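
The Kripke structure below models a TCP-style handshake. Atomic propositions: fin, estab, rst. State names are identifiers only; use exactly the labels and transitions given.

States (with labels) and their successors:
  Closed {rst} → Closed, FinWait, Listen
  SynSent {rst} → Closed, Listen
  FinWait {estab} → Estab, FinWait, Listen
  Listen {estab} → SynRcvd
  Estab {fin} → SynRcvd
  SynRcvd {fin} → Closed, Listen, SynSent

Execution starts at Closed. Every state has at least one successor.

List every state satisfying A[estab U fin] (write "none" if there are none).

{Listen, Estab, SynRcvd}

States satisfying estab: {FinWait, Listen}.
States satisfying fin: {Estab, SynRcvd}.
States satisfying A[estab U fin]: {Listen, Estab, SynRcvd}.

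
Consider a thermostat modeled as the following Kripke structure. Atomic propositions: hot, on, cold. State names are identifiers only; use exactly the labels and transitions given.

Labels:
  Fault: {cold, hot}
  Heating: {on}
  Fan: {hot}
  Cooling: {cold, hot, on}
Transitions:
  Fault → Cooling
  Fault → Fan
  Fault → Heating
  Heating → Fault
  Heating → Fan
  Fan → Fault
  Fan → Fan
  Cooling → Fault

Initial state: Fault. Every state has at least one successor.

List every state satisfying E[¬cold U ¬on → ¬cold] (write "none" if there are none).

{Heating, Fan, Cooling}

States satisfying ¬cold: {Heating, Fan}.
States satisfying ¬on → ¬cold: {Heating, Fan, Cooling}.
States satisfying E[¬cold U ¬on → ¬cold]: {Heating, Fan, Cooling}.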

----------

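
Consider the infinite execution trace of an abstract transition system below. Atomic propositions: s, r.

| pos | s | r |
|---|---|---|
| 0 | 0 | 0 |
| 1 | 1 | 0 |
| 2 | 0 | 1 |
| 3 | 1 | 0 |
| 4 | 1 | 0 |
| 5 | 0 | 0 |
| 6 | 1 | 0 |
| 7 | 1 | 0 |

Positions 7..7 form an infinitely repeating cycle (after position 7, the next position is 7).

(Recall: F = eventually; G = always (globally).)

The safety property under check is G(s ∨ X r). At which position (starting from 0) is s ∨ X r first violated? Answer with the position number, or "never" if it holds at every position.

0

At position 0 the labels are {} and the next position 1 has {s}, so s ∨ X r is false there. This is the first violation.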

----------

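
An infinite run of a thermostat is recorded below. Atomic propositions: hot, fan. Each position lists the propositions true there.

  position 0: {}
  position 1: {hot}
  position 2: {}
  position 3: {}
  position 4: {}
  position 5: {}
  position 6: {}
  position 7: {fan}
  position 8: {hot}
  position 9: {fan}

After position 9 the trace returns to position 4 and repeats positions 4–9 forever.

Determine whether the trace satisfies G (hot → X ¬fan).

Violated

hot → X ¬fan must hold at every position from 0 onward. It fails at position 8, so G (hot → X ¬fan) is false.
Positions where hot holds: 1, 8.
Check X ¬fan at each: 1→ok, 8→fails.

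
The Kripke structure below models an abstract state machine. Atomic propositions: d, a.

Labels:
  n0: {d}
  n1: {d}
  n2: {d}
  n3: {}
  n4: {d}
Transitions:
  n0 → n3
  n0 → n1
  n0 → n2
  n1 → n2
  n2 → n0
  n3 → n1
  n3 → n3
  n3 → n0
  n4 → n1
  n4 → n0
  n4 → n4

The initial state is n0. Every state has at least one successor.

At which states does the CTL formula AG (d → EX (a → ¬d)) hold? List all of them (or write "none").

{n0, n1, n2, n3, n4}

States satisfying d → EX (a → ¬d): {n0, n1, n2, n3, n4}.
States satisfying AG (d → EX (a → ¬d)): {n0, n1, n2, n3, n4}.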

----------

● WHAT IS REQUIRED
Take the stretch of lines above from the one containing "The Kripke structure below models a TCP-style" through the one containing "Execution starts at" and repeat it exactly, adding no other line.

● EXERCISE RESPONSE
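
The Kripke structure below models a TCP-style handshake. Atomic propositions: fin, estab, rst. State names are identifiers only; use exactly the labels and transitions given.

States (with labels) and their successors:
  Closed {rst} → Closed, FinWait, Listen
  SynSent {rst} → Closed, Listen
  FinWait {estab} → Estab, FinWait, Listen
  Listen {estab} → SynRcvd
  Estab {fin} → SynRcvd
  SynRcvd {fin} → Closed, Listen, SynSent

Execution starts at Closed. Every state has at least one successor.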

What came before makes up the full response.